**Your objective**
Word for word, repeat each of the records below.

Material provided: Begin

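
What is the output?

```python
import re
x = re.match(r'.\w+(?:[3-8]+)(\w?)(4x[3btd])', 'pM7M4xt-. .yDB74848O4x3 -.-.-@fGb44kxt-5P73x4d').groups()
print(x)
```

('M', '4xt')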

Material provided: End

**Answer for the task**
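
What is the output?

```python
import re
x = re.match(r'.\w+(?:[3-8]+)(\w?)(4x[3btd])', 'pM7M4xt-. .yDB74848O4x3 -.-.-@fGb44kxt-5P73x4d').groups()
print(x)
```

('M', '4xt')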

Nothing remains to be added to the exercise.